Exercise goal
Search the data for the word "simultaneously". Reproduce every line where it is found.
Start of Input records
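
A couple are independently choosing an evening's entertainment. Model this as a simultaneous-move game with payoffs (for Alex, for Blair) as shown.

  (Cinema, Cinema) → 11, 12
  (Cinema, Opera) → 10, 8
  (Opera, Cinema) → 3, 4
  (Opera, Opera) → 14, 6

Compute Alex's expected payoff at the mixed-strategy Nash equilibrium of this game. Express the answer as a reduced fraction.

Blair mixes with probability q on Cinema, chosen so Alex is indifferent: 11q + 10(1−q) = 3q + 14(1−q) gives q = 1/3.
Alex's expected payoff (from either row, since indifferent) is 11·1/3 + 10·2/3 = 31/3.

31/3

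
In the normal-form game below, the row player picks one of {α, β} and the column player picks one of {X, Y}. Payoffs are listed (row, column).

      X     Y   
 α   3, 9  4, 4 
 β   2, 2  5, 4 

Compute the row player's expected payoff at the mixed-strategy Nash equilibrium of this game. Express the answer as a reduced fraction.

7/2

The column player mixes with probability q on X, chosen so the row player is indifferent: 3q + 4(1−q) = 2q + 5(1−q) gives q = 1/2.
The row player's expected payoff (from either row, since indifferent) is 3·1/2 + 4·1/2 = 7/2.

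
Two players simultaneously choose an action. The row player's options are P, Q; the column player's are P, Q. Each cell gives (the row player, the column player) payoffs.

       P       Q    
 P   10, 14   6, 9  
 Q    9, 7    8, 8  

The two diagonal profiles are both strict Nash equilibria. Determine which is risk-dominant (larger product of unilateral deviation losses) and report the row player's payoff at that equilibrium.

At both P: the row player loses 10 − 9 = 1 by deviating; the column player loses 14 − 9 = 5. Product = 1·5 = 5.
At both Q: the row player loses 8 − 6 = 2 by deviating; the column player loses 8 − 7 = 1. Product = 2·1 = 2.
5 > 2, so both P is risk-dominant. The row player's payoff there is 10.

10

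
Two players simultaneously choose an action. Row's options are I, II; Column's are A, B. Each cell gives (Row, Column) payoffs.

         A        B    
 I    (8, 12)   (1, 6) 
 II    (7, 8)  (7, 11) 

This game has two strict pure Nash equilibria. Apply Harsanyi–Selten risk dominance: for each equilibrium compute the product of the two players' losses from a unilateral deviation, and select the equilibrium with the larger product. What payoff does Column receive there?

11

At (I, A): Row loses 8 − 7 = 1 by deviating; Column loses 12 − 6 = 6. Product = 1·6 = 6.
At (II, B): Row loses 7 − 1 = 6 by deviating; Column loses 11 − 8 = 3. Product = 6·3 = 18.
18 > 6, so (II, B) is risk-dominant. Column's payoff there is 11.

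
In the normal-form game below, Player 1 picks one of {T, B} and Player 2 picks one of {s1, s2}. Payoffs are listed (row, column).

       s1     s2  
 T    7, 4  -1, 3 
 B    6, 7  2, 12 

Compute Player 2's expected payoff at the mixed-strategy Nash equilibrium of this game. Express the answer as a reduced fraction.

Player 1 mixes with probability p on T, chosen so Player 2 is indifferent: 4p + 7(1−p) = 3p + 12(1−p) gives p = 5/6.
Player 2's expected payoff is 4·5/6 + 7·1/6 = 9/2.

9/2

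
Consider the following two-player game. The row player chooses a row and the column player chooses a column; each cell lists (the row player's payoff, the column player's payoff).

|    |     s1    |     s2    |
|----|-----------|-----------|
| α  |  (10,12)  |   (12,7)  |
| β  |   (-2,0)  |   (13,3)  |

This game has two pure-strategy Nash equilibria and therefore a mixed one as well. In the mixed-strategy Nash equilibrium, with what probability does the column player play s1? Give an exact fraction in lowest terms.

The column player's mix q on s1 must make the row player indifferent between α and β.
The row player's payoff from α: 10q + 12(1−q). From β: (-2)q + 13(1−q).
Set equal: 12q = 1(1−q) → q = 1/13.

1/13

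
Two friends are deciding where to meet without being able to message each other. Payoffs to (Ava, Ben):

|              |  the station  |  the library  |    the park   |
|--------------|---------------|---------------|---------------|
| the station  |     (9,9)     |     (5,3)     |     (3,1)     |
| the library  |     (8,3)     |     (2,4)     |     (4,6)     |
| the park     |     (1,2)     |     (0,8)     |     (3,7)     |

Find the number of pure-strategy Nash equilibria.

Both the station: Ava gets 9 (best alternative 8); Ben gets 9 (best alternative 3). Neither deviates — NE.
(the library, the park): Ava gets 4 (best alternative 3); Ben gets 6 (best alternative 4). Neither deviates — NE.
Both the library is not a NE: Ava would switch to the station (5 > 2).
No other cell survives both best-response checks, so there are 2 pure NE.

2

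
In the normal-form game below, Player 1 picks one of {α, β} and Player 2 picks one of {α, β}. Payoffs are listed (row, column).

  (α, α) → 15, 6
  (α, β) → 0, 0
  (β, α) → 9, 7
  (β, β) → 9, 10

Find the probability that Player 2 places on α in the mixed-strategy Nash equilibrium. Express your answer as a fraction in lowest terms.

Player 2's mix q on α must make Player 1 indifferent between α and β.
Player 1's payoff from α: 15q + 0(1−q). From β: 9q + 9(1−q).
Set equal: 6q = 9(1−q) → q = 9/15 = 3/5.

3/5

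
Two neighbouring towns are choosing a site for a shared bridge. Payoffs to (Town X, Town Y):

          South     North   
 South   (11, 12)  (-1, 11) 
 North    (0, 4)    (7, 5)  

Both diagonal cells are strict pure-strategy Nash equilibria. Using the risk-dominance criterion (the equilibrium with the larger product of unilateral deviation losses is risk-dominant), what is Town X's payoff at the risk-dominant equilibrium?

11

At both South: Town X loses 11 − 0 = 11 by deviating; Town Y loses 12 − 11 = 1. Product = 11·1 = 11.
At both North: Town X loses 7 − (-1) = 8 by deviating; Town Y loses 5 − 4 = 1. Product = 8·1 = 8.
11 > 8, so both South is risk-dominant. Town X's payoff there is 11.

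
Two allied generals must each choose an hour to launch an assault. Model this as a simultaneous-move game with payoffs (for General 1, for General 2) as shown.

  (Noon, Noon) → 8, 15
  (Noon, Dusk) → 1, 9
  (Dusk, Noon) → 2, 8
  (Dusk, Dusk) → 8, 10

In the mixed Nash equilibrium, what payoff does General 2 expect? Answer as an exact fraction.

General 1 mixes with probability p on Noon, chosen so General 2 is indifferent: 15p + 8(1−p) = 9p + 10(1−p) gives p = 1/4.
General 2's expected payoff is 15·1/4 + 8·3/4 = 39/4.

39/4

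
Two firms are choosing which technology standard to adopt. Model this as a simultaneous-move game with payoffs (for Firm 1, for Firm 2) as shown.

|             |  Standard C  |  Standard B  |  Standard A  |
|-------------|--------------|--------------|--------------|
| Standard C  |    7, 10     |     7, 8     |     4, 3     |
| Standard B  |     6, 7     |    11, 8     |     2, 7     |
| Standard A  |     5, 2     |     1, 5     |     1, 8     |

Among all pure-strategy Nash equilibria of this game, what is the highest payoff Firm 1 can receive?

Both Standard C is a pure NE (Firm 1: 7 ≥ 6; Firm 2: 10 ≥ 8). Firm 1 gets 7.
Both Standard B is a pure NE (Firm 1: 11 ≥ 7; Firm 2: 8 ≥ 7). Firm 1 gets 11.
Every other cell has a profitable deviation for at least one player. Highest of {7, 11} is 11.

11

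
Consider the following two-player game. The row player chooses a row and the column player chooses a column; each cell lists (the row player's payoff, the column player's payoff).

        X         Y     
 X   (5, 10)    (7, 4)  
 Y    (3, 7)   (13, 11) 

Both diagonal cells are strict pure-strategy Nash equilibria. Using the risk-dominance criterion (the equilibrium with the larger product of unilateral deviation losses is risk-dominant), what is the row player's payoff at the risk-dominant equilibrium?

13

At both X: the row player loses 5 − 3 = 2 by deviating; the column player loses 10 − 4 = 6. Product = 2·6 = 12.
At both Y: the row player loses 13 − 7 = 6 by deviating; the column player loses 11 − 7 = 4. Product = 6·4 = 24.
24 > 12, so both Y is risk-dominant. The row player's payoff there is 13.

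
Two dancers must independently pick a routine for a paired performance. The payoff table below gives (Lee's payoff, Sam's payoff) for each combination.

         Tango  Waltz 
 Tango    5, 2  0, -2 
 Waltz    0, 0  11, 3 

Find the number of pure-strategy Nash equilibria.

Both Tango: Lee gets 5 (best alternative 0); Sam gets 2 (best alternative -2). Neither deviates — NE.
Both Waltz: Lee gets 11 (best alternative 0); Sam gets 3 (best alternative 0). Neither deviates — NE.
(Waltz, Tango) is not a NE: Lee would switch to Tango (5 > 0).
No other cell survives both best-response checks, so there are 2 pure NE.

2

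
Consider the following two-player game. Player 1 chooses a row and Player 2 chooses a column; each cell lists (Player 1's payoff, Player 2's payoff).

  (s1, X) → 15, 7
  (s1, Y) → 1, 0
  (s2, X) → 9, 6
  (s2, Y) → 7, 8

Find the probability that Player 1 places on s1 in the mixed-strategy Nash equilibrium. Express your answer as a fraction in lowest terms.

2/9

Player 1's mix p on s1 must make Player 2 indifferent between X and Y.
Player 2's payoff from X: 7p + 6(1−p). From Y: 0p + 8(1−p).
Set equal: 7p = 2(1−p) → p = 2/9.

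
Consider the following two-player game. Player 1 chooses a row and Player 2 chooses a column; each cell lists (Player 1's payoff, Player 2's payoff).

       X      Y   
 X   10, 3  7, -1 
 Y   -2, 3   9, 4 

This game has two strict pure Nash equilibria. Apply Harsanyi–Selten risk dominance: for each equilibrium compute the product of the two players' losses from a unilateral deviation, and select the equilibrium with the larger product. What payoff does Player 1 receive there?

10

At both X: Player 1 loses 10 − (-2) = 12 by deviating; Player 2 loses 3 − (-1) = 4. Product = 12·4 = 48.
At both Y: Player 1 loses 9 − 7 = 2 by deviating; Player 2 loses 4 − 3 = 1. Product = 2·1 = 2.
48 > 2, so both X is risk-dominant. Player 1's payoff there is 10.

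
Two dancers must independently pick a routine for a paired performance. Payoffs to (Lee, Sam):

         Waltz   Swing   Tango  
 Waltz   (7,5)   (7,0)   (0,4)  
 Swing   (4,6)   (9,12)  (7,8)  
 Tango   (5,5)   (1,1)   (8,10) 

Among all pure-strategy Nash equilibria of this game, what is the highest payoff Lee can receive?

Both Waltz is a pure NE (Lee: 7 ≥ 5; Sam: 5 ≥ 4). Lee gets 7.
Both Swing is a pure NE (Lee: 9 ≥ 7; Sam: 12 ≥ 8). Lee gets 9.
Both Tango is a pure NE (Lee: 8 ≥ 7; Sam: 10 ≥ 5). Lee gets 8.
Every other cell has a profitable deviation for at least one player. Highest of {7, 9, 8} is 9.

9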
End of Input records
Exercise response
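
Two players simultaneously choose an action. The row player's options are P, Q; the column player's are P, Q. Each cell gives (the row player, the column player) payoffs.
Two players simultaneously choose an action. Row's options are I, II; Column's are A, B. Each cell gives (Row, Column) payoffs.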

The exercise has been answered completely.